▶ _Provided material_
BEGIN

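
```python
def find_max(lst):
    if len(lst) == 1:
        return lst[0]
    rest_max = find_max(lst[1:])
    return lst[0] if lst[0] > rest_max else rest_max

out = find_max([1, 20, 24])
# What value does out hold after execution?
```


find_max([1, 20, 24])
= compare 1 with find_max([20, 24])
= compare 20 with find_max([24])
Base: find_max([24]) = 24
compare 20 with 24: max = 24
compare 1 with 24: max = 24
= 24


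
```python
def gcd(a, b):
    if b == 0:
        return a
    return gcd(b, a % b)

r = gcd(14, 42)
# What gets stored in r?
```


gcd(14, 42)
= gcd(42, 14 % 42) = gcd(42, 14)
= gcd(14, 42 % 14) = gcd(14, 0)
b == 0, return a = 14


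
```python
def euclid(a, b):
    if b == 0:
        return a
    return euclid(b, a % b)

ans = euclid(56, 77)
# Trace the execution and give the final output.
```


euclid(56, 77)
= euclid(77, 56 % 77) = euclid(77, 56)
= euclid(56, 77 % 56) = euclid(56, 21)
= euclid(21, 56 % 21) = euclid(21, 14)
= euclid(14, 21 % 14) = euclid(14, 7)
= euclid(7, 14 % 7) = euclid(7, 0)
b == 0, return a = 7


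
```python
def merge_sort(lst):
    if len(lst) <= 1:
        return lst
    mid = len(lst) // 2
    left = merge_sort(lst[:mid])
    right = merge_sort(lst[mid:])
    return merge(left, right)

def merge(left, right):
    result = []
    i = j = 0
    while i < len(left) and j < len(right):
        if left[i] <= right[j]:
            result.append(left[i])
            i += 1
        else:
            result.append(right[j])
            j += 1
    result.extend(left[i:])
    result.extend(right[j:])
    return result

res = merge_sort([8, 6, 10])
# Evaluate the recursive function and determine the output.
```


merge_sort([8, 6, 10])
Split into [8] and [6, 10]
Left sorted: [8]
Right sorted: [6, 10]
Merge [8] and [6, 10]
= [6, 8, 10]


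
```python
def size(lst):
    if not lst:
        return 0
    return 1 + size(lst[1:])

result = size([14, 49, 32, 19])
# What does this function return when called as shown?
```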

END

▶ _What you are asked to do_
Return the lines of the listing where the string "else" appears.

▶ _Solution_
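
    return lst[0] if lst[0] > rest_max else rest_max
        else: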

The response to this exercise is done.